### What the task asks
The response must consist of all the records, retyped exactly.

### Data for analysis
-----
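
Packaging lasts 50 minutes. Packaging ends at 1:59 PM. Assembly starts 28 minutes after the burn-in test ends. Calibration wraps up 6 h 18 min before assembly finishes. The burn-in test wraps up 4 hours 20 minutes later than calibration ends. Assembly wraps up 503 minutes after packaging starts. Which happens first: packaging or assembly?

Packaging starts at 1:59 PM − 50 min = 1:09 PM.
Assembly ends at 1:09 PM + 503 min = 9:32 PM.
Calibration ends at 9:32 PM − 378 min = 3:14 PM.
The burn-in test ends at 3:14 PM + 260 min = 7:34 PM.
Assembly starts at 7:34 PM + 28 min = 8:02 PM.
Packaging starts at 1:09 PM and assembly starts at 8:02 PM, so packaging is first.

packaging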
-----
### Written reply
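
Packaging lasts 50 minutes. Packaging ends at 1:59 PM. Assembly starts 28 minutes after the burn-in test ends. Calibration wraps up 6 h 18 min before assembly finishes. The burn-in test wraps up 4 hours 20 minutes later than calibration ends. Assembly wraps up 503 minutes after packaging starts. Which happens first: packaging or assembly?

Packaging starts at 1:59 PM − 50 min = 1:09 PM.
Assembly ends at 1:09 PM + 503 min = 9:32 PM.
Calibration ends at 9:32 PM − 378 min = 3:14 PM.
The burn-in test ends at 3:14 PM + 260 min = 7:34 PM.
Assembly starts at 7:34 PM + 28 min = 8:02 PM.
Packaging starts at 1:09 PM and assembly starts at 8:02 PM, so packaging is first.

packaging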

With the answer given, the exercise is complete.